[Dataset entries]
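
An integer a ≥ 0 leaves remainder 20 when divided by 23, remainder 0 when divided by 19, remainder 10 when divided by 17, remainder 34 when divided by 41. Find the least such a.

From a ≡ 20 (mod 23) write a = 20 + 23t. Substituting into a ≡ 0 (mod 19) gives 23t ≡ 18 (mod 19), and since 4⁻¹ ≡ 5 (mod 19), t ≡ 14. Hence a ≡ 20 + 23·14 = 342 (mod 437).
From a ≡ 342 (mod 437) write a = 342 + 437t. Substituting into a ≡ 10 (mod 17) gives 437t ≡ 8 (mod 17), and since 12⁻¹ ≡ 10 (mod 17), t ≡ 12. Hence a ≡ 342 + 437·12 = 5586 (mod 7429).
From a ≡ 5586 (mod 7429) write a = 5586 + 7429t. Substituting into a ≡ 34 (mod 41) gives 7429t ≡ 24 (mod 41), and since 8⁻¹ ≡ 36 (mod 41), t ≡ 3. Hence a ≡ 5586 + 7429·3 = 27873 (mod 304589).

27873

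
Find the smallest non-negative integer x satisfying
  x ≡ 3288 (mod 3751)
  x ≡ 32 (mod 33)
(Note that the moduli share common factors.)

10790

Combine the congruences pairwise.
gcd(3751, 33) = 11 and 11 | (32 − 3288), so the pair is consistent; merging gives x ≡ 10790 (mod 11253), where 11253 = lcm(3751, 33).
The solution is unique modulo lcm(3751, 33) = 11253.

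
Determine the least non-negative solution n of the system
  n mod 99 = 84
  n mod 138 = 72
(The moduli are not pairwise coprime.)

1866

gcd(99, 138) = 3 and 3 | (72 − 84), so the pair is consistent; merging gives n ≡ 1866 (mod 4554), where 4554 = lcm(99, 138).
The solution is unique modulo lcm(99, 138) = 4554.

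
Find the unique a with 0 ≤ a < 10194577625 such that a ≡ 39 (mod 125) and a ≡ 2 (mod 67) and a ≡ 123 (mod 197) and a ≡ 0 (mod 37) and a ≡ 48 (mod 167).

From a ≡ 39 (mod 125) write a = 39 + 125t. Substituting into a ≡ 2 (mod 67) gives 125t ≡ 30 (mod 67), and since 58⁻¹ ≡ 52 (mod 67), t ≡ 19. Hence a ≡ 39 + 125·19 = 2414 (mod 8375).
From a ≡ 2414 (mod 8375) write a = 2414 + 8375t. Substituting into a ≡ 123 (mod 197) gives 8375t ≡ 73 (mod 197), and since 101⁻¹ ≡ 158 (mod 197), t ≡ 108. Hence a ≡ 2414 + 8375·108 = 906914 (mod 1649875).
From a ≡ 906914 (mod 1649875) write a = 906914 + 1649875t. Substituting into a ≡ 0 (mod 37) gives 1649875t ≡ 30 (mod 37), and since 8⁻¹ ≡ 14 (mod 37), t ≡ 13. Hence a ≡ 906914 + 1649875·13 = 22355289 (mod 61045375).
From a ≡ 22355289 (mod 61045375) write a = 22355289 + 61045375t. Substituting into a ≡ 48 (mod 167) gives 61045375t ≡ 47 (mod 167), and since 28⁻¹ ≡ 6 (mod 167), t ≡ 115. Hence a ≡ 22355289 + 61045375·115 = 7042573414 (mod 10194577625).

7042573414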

__THE PROBLEM__
Please copy out the records exactly as they appear.

__TASK OUTPUT__
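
An integer a ≥ 0 leaves remainder 20 when divided by 23, remainder 0 when divided by 19, remainder 10 when divided by 17, remainder 34 when divided by 41. Find the least such a.

From a ≡ 20 (mod 23) write a = 20 + 23t. Substituting into a ≡ 0 (mod 19) gives 23t ≡ 18 (mod 19), and since 4⁻¹ ≡ 5 (mod 19), t ≡ 14. Hence a ≡ 20 + 23·14 = 342 (mod 437).
From a ≡ 342 (mod 437) write a = 342 + 437t. Substituting into a ≡ 10 (mod 17) gives 437t ≡ 8 (mod 17), and since 12⁻¹ ≡ 10 (mod 17), t ≡ 12. Hence a ≡ 342 + 437·12 = 5586 (mod 7429).
From a ≡ 5586 (mod 7429) write a = 5586 + 7429t. Substituting into a ≡ 34 (mod 41) gives 7429t ≡ 24 (mod 41), and since 8⁻¹ ≡ 36 (mod 41), t ≡ 3. Hence a ≡ 5586 + 7429·3 = 27873 (mod 304589).

27873

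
Find the smallest non-negative integer x satisfying
  x ≡ 3288 (mod 3751)
  x ≡ 32 (mod 33)
(Note that the moduli share common factors.)

10790

Combine the congruences pairwise.
gcd(3751, 33) = 11 and 11 | (32 − 3288), so the pair is consistent; merging gives x ≡ 10790 (mod 11253), where 11253 = lcm(3751, 33).
The solution is unique modulo lcm(3751, 33) = 11253.

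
Determine the least non-negative solution n of the system
  n mod 99 = 84
  n mod 138 = 72
(The moduli are not pairwise coprime.)

1866

gcd(99, 138) = 3 and 3 | (72 − 84), so the pair is consistent; merging gives n ≡ 1866 (mod 4554), where 4554 = lcm(99, 138).
The solution is unique modulo lcm(99, 138) = 4554.

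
Find the unique a with 0 ≤ a < 10194577625 such that a ≡ 39 (mod 125) and a ≡ 2 (mod 67) and a ≡ 123 (mod 197) and a ≡ 0 (mod 37) and a ≡ 48 (mod 167).

From a ≡ 39 (mod 125) write a = 39 + 125t. Substituting into a ≡ 2 (mod 67) gives 125t ≡ 30 (mod 67), and since 58⁻¹ ≡ 52 (mod 67), t ≡ 19. Hence a ≡ 39 + 125·19 = 2414 (mod 8375).
From a ≡ 2414 (mod 8375) write a = 2414 + 8375t. Substituting into a ≡ 123 (mod 197) gives 8375t ≡ 73 (mod 197), and since 101⁻¹ ≡ 158 (mod 197), t ≡ 108. Hence a ≡ 2414 + 8375·108 = 906914 (mod 1649875).
From a ≡ 906914 (mod 1649875) write a = 906914 + 1649875t. Substituting into a ≡ 0 (mod 37) gives 1649875t ≡ 30 (mod 37), and since 8⁻¹ ≡ 14 (mod 37), t ≡ 13. Hence a ≡ 906914 + 1649875·13 = 22355289 (mod 61045375).
From a ≡ 22355289 (mod 61045375) write a = 22355289 + 61045375t. Substituting into a ≡ 48 (mod 167) gives 61045375t ≡ 47 (mod 167), and since 28⁻¹ ≡ 6 (mod 167), t ≡ 115. Hence a ≡ 22355289 + 61045375·115 = 7042573414 (mod 10194577625).

7042573414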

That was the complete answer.